═════ Material supplied

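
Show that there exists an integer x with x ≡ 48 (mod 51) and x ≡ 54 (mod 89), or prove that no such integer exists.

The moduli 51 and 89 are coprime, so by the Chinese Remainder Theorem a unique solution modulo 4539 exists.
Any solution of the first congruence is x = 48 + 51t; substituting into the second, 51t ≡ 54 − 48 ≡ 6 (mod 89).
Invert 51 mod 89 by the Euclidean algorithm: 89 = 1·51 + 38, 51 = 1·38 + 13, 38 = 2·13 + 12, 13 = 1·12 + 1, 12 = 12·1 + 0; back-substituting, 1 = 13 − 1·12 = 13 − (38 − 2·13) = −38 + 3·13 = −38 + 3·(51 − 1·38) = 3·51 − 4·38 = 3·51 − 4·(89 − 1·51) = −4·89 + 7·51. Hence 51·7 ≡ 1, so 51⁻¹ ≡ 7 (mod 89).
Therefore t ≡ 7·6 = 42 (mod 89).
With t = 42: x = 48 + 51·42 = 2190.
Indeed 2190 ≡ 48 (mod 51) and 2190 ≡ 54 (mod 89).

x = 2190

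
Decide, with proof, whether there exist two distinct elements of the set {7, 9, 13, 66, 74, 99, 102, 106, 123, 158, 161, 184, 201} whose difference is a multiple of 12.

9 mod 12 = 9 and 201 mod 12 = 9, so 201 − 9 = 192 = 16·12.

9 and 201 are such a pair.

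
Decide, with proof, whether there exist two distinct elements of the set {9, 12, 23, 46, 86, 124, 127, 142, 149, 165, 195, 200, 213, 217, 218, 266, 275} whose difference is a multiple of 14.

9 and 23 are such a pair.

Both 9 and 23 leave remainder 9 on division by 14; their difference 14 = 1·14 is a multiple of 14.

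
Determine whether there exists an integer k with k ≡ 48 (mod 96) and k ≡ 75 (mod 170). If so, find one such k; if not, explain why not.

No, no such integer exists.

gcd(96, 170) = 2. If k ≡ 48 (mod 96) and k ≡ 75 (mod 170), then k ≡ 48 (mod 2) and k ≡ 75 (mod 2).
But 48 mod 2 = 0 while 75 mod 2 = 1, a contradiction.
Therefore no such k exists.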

══════════
═════ Material supplied

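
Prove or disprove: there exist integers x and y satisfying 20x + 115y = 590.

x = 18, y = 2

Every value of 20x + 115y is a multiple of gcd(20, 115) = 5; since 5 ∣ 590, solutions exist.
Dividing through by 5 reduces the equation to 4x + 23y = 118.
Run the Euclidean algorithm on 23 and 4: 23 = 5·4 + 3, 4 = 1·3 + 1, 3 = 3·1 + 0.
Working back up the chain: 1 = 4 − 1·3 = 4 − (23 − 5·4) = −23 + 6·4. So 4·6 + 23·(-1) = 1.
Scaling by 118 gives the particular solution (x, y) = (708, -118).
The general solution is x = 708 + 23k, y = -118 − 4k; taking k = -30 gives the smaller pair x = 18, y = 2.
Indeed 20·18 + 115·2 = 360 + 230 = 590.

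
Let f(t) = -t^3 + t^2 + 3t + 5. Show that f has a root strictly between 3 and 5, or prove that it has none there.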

══════════

# About this exercise:
I'd like the lines above from the one with "Prove or disprove: there" up to and including the one with "Let f(t) = -t^3" copied exactly, with no other lines.

# Solution to this exercise:
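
Prove or disprove: there exist integers x and y satisfying 20x + 115y = 590.

x = 18, y = 2

Every value of 20x + 115y is a multiple of gcd(20, 115) = 5; since 5 ∣ 590, solutions exist.
Dividing through by 5 reduces the equation to 4x + 23y = 118.
Run the Euclidean algorithm on 23 and 4: 23 = 5·4 + 3, 4 = 1·3 + 1, 3 = 3·1 + 0.
Working back up the chain: 1 = 4 − 1·3 = 4 − (23 − 5·4) = −23 + 6·4. So 4·6 + 23·(-1) = 1.
Scaling by 118 gives the particular solution (x, y) = (708, -118).
The general solution is x = 708 + 23k, y = -118 − 4k; taking k = -30 gives the smaller pair x = 18, y = 2.
Indeed 20·18 + 115·2 = 360 + 230 = 590.

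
Let f(t) = -t^3 + t^2 + 3t + 5. Show that f has a root strictly between 3 and 5, or prove that it has none there.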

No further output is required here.